**TASK DETAILS**
Find the line holding "Answer: 53659068" in the entries below. Give it again exactly, along with every line after it up to and including the line holding "Answer: $26251849140$".
※
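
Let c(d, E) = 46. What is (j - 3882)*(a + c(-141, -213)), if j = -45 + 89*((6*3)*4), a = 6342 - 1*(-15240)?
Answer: 53659068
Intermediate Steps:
a = 21582 (a = 6342 + 15240 = 21582)
j = 6363 (j = -45 + 89*(18*4) = -45 + 89*72 = -45 + 6408 = 6363)
(j - 3882)*(a + c(-141, -213)) = (6363 - 3882)*(21582 + 46) = 2481*21628 = 53659068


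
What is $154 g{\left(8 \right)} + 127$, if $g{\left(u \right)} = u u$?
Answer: $9983$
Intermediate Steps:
$g{\left(u \right)} = u^{2}$
$154 g{\left(8 \right)} + 127 = 154 \cdot 8^{2} + 127 = 154 \cdot 64 + 127 = 9856 + 127 = 9983$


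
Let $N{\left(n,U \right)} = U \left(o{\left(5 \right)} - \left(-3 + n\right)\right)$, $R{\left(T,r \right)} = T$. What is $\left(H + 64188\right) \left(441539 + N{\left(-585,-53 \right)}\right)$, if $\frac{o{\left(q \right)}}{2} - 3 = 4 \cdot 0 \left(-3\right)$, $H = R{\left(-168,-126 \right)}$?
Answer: $26251849140$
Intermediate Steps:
$H = -168$
$o{\left(q \right)} = 6$ ($o{\left(q \right)} = 6 + 2 \cdot 4 \cdot 0 \left(-3\right) = 6 + 2 \cdot 0 \left(-3\right) = 6 + 2 \cdot 0 = 6 + 0 = 6$)
$N{\left(n,U \right)} = U \left(9 - n\right)$ ($N{\left(n,U \right)} = U \left(6 - \left(-3 + n\right)\right) = U \left(9 - n\right)$)
$\left(H + 64188\right) \left(441539 + N{\left(-585,-53 \right)}\right) = \left(-168 + 64188\right) \left(441539 - 53 \left(9 - -585\right)\right) = 64020 \left(441539 - 53 \left(9 + 585\right)\right) = 64020 \left(441539 - 31482\right) = 64020 \cdot 410057 = 26251849140$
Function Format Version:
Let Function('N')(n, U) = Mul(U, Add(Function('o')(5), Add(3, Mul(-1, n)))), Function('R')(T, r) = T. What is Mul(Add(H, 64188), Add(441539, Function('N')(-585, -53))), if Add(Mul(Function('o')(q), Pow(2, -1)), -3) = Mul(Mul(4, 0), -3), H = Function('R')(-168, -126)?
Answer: 26251849140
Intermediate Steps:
H = -168
Function('o')(q) = 6 (Function('o')(q) = Add(6, Mul(2, Mul(Mul(4, 0), -3))) = Add(6, Mul(2, Mul(0, -3))) = Add(6, Mul(2, 0)) = Add(6, 0) = 6)
Function('N')(n, U) = Mul(U, Add(9, Mul(-1, n))) (Function('N')(n, U) = Mul(U, Add(6, Add(3, Mul(-1, n)))) = Mul(U, Add(9, Mul(-1, n))))
Mul(Add(H, 64188), Add(441539, Function('N')(-585, -53))) = Mul(Add(-168, 64188), Add(441539, Mul(-53, Add(9, Mul(-1, -585))))) = Mul(64020, Add(441539, Mul(-53, Add(9, 585)))) = Mul(64020, Add(441539, Mul(-53, 594))) = Mul(64020, Add(441539, -31482)) = Mul(64020, 410057) = 26251849140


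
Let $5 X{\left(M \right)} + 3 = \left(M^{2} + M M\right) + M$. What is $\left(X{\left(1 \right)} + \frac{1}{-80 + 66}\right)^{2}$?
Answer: $\frac{1}{196} \approx 0.005102$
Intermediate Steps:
$X{\left(M \right)} = - \frac{3}{5} + \frac{M}{5} + \frac{2 M^{2}}{5}$ ($X{\left(M \right)} = - \frac{3}{5} + \frac{\left(M^{2} + M M\right) + M}{5} = - \frac{3}{5} + \frac{\left(M^{2} + M^{2}\right) + M}{5} = - \frac{3}{5} + \frac{2 M^{2} + M}{5} = - \frac{3}{5} + \frac{M + 2 M^{2}}{5} = - \frac{3}{5} + \left(\frac{M}{5} + \frac{2 M^{2}}{5}\right) = - \frac{3}{5} + \frac{M}{5} + \frac{2 M^{2}}{5}$)
$\left(X{\left(1 \right)} + \frac{1}{-80 + 66}\right)^{2} = \left(\left(- \frac{3}{5} + \frac{1}{5} \cdot 1 + \frac{2 \cdot 1^{2}}{5}\right) + \frac{1}{-80 + 66}\right)^{2} = \left(\left(- \frac{3}{5} + \frac{1}{5} + \frac{2}{5} \cdot 1\right) + \frac{1}{-14}\right)^{2} = \left(\left(- \frac{3}{5} + \frac{1}{5} + \frac{2}{5}\right) - \frac{1}{14}\right)^{2} = \left(0 - \frac{1}{14}\right)^{2} = \left(- \frac{1}{14}\right)^{2} = \frac{1}{196}$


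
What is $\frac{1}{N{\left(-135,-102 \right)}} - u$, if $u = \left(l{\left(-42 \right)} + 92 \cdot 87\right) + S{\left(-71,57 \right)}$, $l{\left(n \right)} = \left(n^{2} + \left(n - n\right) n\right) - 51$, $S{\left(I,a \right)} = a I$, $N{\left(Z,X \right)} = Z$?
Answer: $- \frac{765451}{135} \approx -5670.0$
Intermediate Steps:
$S{\left(I,a \right)} = I a$
$l{\left(n \right)} = -51 + n^{2}$ ($l{\left(n \right)} = \left(n^{2} + 0 n\right) - 51 = \left(n^{2} + 0\right) - 51 = n^{2} - 51 = -51 + n^{2}$)
$u = 5670$ ($u = \left(\left(-51 + \left(-42\right)^{2}\right) + 92 \cdot 87\right) - 4047 = \left(\left(-51 + 1764\right) + 8004\right) - 4047 = \left(1713 + 8004\right) - 4047 = 9717 - 4047 = 5670$)
$\frac{1}{N{\left(-135,-102 \right)}} - u = \frac{1}{-135} - 5670 = - \frac{1}{135} - 5670 = - \frac{765451}{135}$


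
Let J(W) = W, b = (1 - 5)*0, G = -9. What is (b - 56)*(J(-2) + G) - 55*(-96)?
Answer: 5896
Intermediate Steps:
b = 0 (b = -4*0 = 0)
(b - 56)*(J(-2) + G) - 55*(-96) = (0 - 56)*(-2 - 9) - 55*(-96) = -56*(-11) + 5280 = 616 + 5280 = 5896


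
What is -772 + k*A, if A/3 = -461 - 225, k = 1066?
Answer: -2194600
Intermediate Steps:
A = -2058 (A = 3*(-461 - 225) = 3*(-686) = -2058)
-772 + k*A = -772 + 1066*(-2058) = -772 - 2193828 = -2194600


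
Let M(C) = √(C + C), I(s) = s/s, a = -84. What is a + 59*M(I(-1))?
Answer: -84 + 59*√2 ≈ -0.56140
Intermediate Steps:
I(s) = 1
M(C) = √2*√C (M(C) = √(2*C) = √2*√C)
a + 59*M(I(-1)) = -84 + 59*(√2*√1) = -84 + 59*(√2*1) = -84 + 59*√2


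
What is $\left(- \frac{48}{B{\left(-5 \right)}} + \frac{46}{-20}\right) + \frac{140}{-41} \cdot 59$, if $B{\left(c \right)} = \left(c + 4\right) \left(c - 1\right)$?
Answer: $- \frac{86823}{410} \approx -211.76$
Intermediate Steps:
$B{\left(c \right)} = \left(-1 + c\right) \left(4 + c\right)$ ($B{\left(c \right)} = \left(4 + c\right) \left(-1 + c\right) = \left(-1 + c\right) \left(4 + c\right)$)
$\left(- \frac{48}{B{\left(-5 \right)}} + \frac{46}{-20}\right) + \frac{140}{-41} \cdot 59 = \left(- \frac{48}{-4 + \left(-5\right)^{2} + 3 \left(-5\right)} + \frac{46}{-20}\right) + \frac{140}{-41} \cdot 59 = \left(- \frac{48}{-4 + 25 - 15} + 46 \left(- \frac{1}{20}\right)\right) + 140 \left(- \frac{1}{41}\right) 59 = \left(- \frac{48}{6} - \frac{23}{10}\right) - \frac{8260}{41} = \left(\left(-48\right) \frac{1}{6} - \frac{23}{10}\right) - \frac{8260}{41} = \left(-8 - \frac{23}{10}\right) - \frac{8260}{41} = - \frac{103}{10} - \frac{8260}{41} = - \frac{86823}{410}$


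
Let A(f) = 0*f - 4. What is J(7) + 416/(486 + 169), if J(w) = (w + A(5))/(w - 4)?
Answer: 1071/655 ≈ 1.6351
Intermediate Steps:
A(f) = -4 (A(f) = 0 - 4 = -4)
J(w) = 1 (J(w) = (w - 4)/(w - 4) = (-4 + w)/(-4 + w) = 1)
J(7) + 416/(486 + 169) = 1 + 416/(486 + 169) = 1 + 416/655 = 1071/655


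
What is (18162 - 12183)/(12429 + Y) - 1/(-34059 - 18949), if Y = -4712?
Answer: 316942549/409062736 ≈ 0.77480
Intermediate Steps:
(18162 - 12183)/(12429 + Y) - 1/(-34059 - 18949) = (18162 - 12183)/(12429 - 4712) - 1/(-34059 - 18949) = 5979/7717 - 1/(-53008) = 5979*(1/7717) - 1*(-1/53008) = 5979/7717 + 1/53008 = 316942549/409062736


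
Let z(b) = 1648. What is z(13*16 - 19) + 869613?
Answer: 871261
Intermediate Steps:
z(13*16 - 19) + 869613 = 1648 + 869613 = 871261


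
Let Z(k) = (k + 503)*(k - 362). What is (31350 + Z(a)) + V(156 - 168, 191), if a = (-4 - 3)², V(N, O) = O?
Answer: -141235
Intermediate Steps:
a = 49 (a = (-7)² = 49)
Z(k) = (-362 + k)*(503 + k) (Z(k) = (503 + k)*(-362 + k) = (-362 + k)*(503 + k))
(31350 + Z(a)) + V(156 - 168, 191) = (31350 + (-182086 + 49² + 141*49)) + 191 = (31350 + (-182086 + 2401 + 6909)) + 191 = (31350 - 172776) + 191 = -141426 + 191 = -141235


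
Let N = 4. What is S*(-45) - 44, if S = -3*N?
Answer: 496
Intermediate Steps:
S = -12 (S = -3*4 = -12)
S*(-45) - 44 = -12*(-45) - 44 = 540 - 44 = 496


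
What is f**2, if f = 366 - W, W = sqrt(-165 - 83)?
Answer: 133708 - 1464*I*sqrt(62) ≈ 1.3371e+5 - 11528.0*I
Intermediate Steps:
W = 2*I*sqrt(62) (W = sqrt(-248) = 2*I*sqrt(62) ≈ 15.748*I)
f = 366 - 2*I*sqrt(62) ≈ 366.0 - 15.748*I
f**2 = (366 - 2*I*sqrt(62))**2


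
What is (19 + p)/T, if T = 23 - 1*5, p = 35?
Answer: 3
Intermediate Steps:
T = 18 (T = 23 - 5 = 18)
(19 + p)/T = (19 + 35)/18 = (1/18)*54 = 3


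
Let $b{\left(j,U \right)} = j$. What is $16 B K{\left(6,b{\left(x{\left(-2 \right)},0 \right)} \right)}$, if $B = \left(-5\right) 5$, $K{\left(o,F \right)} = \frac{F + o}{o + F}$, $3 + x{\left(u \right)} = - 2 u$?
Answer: $-400$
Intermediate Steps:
$x{\left(u \right)} = -3 - 2 u$
$K{\left(o,F \right)} = 1$ ($K{\left(o,F \right)} = \frac{F + o}{F + o} = 1$)
$B = -25$
$16 B K{\left(6,b{\left(x{\left(-2 \right)},0 \right)} \right)} = 16 \left(-25\right) 1 = \left(-400\right) 1 = -400$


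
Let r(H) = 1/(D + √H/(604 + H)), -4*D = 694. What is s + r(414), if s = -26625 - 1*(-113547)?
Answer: 2711591040073016/31195683715 - 3054*√46/31195683715 ≈ 86922.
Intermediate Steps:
D = -347/2 (D = -¼*694 = -347/2 ≈ -173.50)
s = 86922 (s = -26625 + 113547 = 86922)
r(H) = 1/(-347/2 + √H/(604 + H))
s + r(414) = 86922 + 2*(-604 - 1*414)/(209588 - 6*√46 + 347*414) = 86922 + 2*(-604 - 414)/(209588 - 6*√46 + 143658) = 86922 + 2*(-1018)/(209588 - 6*√46 + 143658) = 86922 + 2*(-1018)/(353246 - 6*√46) = 86922 - 2036/(353246 - 6*√46)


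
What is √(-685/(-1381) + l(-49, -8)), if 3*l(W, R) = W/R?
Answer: √696927174/16572 ≈ 1.5930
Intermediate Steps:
l(W, R) = W/(3*R) (l(W, R) = (W/R)/3 = W/(3*R))
√(-685/(-1381) + l(-49, -8)) = √(-685/(-1381) + (⅓)*(-49)/(-8)) = √(-685*(-1/1381) + (⅓)*(-49)*(-⅛)) = √(685/1381 + 49/24) = √(84109/33144) = √696927174/16572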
※
**FINISHED EXERCISE**
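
Answer: 53659068
Intermediate Steps:
a = 21582 (a = 6342 + 15240 = 21582)
j = 6363 (j = -45 + 89*(18*4) = -45 + 89*72 = -45 + 6408 = 6363)
(j - 3882)*(a + c(-141, -213)) = (6363 - 3882)*(21582 + 46) = 2481*21628 = 53659068


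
What is $154 g{\left(8 \right)} + 127$, if $g{\left(u \right)} = u u$?
Answer: $9983$
Intermediate Steps:
$g{\left(u \right)} = u^{2}$
$154 g{\left(8 \right)} + 127 = 154 \cdot 8^{2} + 127 = 154 \cdot 64 + 127 = 9856 + 127 = 9983$


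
Let $N{\left(n,U \right)} = U \left(o{\left(5 \right)} - \left(-3 + n\right)\right)$, $R{\left(T,r \right)} = T$. What is $\left(H + 64188\right) \left(441539 + N{\left(-585,-53 \right)}\right)$, if $\frac{o{\left(q \right)}}{2} - 3 = 4 \cdot 0 \left(-3\right)$, $H = R{\left(-168,-126 \right)}$?
Answer: $26251849140$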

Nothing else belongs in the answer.